ACTIVITY
Nothing should differ. Repeat every record as written.

DATASET
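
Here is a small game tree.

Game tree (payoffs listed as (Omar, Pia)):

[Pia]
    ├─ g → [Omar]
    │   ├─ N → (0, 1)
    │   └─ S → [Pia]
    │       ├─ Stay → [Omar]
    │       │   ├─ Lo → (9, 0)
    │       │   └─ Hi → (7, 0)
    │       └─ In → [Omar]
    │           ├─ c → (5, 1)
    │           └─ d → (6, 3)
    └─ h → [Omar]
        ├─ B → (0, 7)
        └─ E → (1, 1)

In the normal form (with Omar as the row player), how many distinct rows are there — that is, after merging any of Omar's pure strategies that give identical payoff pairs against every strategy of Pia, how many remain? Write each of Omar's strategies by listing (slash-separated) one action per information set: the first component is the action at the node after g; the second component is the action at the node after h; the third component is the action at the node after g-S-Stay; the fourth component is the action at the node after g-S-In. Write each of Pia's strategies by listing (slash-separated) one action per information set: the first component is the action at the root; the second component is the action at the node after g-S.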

SOLUTION TO THE PROBLEM
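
Here is a small game tree.

Game tree (payoffs listed as (Omar, Pia)):

[Pia]
    ├─ g → [Omar]
    │   ├─ N → (0, 1)
    │   └─ S → [Pia]
    │       ├─ Stay → [Omar]
    │       │   ├─ Lo → (9, 0)
    │       │   └─ Hi → (7, 0)
    │       └─ In → [Omar]
    │           ├─ c → (5, 1)
    │           └─ d → (6, 3)
    └─ h → [Omar]
        ├─ B → (0, 7)
        └─ E → (1, 1)

In the normal form (with Omar as the row player), how many distinct rows are there — that is, after merging any of Omar's pure strategies that give identical payoff pairs against every strategy of Pia, how many remain? Write each of Omar's strategies by listing (slash-separated) one action per information set: the first component is the action at the node after g; the second component is the action at the node after h; the third component is the action at the node after g-S-Stay; the fourth component is the action at the node after g-S-In. Write each of Pia's strategies by listing (slash-separated) one action per information set: the first component is the action at the root; the second component is the action at the node after g-S.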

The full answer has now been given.